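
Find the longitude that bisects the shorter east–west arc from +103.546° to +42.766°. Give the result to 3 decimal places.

+73.156°

Signed shortest Δλ from +103.546° to +42.766° is -60.780°.
Midpoint longitude = +103.546° + (-60.780°)/2 = +103.546° − 30.390° = +73.156°.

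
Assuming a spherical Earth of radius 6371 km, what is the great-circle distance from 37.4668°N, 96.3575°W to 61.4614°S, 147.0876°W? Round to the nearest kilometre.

11911 km

Δλ = -147.0876 − -96.3575 = -50.7301°.
Δφ = -61.4614 − 37.4668 = -98.9282°.
a = sin²(Δφ/2) + cos φ₁ · cos φ₂ · sin²(Δλ/2) = 0.647185.
c = 2·atan2(√a, √(1−a)) = 1.86959 rad → d = 6371·c ≈ 11911.18 km.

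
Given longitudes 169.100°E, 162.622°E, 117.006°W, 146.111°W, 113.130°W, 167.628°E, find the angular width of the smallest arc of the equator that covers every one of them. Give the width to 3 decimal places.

Sort the longitudes: -146.111°, -117.006°, -113.130°, +162.622°, +167.628°, +169.100°.
Eastward gaps between consecutive values (wrapping around): 29.105°, 3.876°, 275.752°, 5.006°, 1.472°, 44.789°.
Largest gap = 275.752° ⇒ minimal covering band is its complement: 360° − 275.752° = 84.248°.
Band runs from +162.622° eastward to -113.130°, crossing the antimeridian.

84.248°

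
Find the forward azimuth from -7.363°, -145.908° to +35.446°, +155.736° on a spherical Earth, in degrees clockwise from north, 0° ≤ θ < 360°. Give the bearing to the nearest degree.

Δλ = 155.736 − -145.908 = 301.644°; wrapped into (−180°, 180°]: -58.356°.
θ = atan2( sin Δλ · cos φ₂ , cos φ₁ · sin φ₂ − sin φ₁ · cos φ₂ · cos Δλ )
  = atan2(-0.69354, 0.62993) = -47.752° → normalised to [0°, 360°): 312.248°.

312°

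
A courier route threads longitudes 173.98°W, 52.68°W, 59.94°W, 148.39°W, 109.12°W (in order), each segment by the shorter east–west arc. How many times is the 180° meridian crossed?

Leg 1: -173.98° → -52.68°, shortest Δλ = 121.3° (east) — does not cross 180°.
Leg 2: -52.68° → -59.94°, shortest Δλ = -7.26° (west) — does not cross 180°.
Leg 3: -59.94° → -148.39°, shortest Δλ = -88.45° (west) — does not cross 180°.
Leg 4: -148.39° → -109.12°, shortest Δλ = 39.27° (east) — does not cross 180°.
Total crossings: 0.

0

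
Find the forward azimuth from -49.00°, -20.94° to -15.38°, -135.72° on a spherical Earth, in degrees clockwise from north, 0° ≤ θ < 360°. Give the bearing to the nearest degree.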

> EXERCISE DESCRIPTION:
Retype each record above so that every word stays exactly the same.

> REPLY TO THE EXERCISE:
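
Find the longitude that bisects the shorter east–west arc from +103.546° to +42.766°. Give the result to 3 decimal places.

+73.156°

Signed shortest Δλ from +103.546° to +42.766° is -60.780°.
Midpoint longitude = +103.546° + (-60.780°)/2 = +103.546° − 30.390° = +73.156°.

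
Assuming a spherical Earth of radius 6371 km, what is the great-circle distance from 37.4668°N, 96.3575°W to 61.4614°S, 147.0876°W? Round to the nearest kilometre.

11911 km

Δλ = -147.0876 − -96.3575 = -50.7301°.
Δφ = -61.4614 − 37.4668 = -98.9282°.
a = sin²(Δφ/2) + cos φ₁ · cos φ₂ · sin²(Δλ/2) = 0.647185.
c = 2·atan2(√a, √(1−a)) = 1.86959 rad → d = 6371·c ≈ 11911.18 km.

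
Given longitudes 169.100°E, 162.622°E, 117.006°W, 146.111°W, 113.130°W, 167.628°E, find the angular width of the smallest arc of the equator that covers every one of them. Give the width to 3 decimal places.

Sort the longitudes: -146.111°, -117.006°, -113.130°, +162.622°, +167.628°, +169.100°.
Eastward gaps between consecutive values (wrapping around): 29.105°, 3.876°, 275.752°, 5.006°, 1.472°, 44.789°.
Largest gap = 275.752° ⇒ minimal covering band is its complement: 360° − 275.752° = 84.248°.
Band runs from +162.622° eastward to -113.130°, crossing the antimeridian.

84.248°

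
Find the forward azimuth from -7.363°, -145.908° to +35.446°, +155.736° on a spherical Earth, in degrees clockwise from north, 0° ≤ θ < 360°. Give the bearing to the nearest degree.

Δλ = 155.736 − -145.908 = 301.644°; wrapped into (−180°, 180°]: -58.356°.
θ = atan2( sin Δλ · cos φ₂ , cos φ₁ · sin φ₂ − sin φ₁ · cos φ₂ · cos Δλ )
  = atan2(-0.69354, 0.62993) = -47.752° → normalised to [0°, 360°): 312.248°.

312°

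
A courier route threads longitudes 173.98°W, 52.68°W, 59.94°W, 148.39°W, 109.12°W (in order), each segment by the shorter east–west arc. How many times is the 180° meridian crossed?

Leg 1: -173.98° → -52.68°, shortest Δλ = 121.3° (east) — does not cross 180°.
Leg 2: -52.68° → -59.94°, shortest Δλ = -7.26° (west) — does not cross 180°.
Leg 3: -59.94° → -148.39°, shortest Δλ = -88.45° (west) — does not cross 180°.
Leg 4: -148.39° → -109.12°, shortest Δλ = 39.27° (east) — does not cross 180°.
Total crossings: 0.

0

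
Find the forward azimuth from -49.00°, -20.94° to -15.38°, -135.72° on a spherical Earth, in degrees clockwise from north, 0° ≤ θ < 360°. Give the bearing to the nearest degree.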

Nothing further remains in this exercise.